**Task statement**. Set down exactly, and only, the lines from the one with "Using the simplified" to the final line of the entries, both included.

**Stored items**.
BEGIN
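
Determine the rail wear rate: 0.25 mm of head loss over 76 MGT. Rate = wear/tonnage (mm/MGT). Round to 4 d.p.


Wear rate = total wear / cumulative tonnage
Rate = 0.25 / 76
Rate = 0.0033 mm/MGT

0.0033


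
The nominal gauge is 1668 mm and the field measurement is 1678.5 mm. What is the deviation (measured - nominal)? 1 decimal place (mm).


Deviation = measured - nominal
Deviation = 1678.5 - 1668
Deviation = 10.5 mm

10.5


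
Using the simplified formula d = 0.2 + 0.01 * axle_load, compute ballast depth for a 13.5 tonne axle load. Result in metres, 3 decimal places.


d = 0.2 + 0.01 * 13.5
d = 0.2 + 0.135
d = 0.335 m

0.335


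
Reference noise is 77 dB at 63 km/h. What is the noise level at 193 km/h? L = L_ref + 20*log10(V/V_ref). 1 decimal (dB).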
END
**Result of this task**.
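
Using the simplified formula d = 0.2 + 0.01 * axle_load, compute ballast depth for a 13.5 tonne axle load. Result in metres, 3 decimal places.


d = 0.2 + 0.01 * 13.5
d = 0.2 + 0.135
d = 0.335 m

0.335


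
Reference noise is 77 dB at 63 km/h. What is the noise level at 193 km/h? L = L_ref + 20*log10(V/V_ref). 1 decimal (dB).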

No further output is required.